Restate each entry below without changing a word.

--

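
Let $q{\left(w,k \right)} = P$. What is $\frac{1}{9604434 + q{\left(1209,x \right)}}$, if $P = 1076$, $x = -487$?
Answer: $\frac{1}{9605510} \approx 1.0411 \cdot 10^{-7}$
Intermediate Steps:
$q{\left(w,k \right)} = 1076$
$\frac{1}{9604434 + q{\left(1209,x \right)}} = \frac{1}{9604434 + 1076} = \frac{1}{9605510}$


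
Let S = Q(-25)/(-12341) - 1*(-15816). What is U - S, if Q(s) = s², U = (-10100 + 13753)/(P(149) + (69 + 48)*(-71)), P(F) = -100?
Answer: -33489026010/2117363 ≈ -15816.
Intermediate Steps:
U = -3653/8407 (U = (-10100 + 13753)/(-100 + (69 + 48)*(-71)) = 3653/(-100 + 117*(-71)) = 3653/(-100 - 8307) = 3653/(-8407) = 3653*(-1/8407) = -3653/8407 ≈ -0.43452)
S = 195184631/12341 (S = (-25)²/(-12341) - 1*(-15816) = 625*(-1/12341) + 15816 = -625/12341 + 15816 = 195184631/12341 ≈ 15816.)
U - S = -3653/8407 - 1*195184631/12341 = -3653/8407 - 195184631/12341 = -33489026010/2117363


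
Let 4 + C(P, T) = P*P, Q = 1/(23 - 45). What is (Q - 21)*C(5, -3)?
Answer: -9723/22 ≈ -441.95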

--

→ WRITTEN ANSWER
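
Let $q{\left(w,k \right)} = P$. What is $\frac{1}{9604434 + q{\left(1209,x \right)}}$, if $P = 1076$, $x = -487$?
Answer: $\frac{1}{9605510} \approx 1.0411 \cdot 10^{-7}$
Intermediate Steps:
$q{\left(w,k \right)} = 1076$
$\frac{1}{9604434 + q{\left(1209,x \right)}} = \frac{1}{9604434 + 1076} = \frac{1}{9605510}$


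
Let S = Q(-25)/(-12341) - 1*(-15816). What is U - S, if Q(s) = s², U = (-10100 + 13753)/(P(149) + (69 + 48)*(-71)), P(F) = -100?
Answer: -33489026010/2117363 ≈ -15816.
Intermediate Steps:
U = -3653/8407 (U = (-10100 + 13753)/(-100 + (69 + 48)*(-71)) = 3653/(-100 + 117*(-71)) = 3653/(-100 - 8307) = 3653/(-8407) = 3653*(-1/8407) = -3653/8407 ≈ -0.43452)
S = 195184631/12341 (S = (-25)²/(-12341) - 1*(-15816) = 625*(-1/12341) + 15816 = -625/12341 + 15816 = 195184631/12341 ≈ 15816.)
U - S = -3653/8407 - 1*195184631/12341 = -3653/8407 - 195184631/12341 = -33489026010/2117363


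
Let 4 + C(P, T) = P*P, Q = 1/(23 - 45). What is (Q - 21)*C(5, -3)?
Answer: -9723/22 ≈ -441.95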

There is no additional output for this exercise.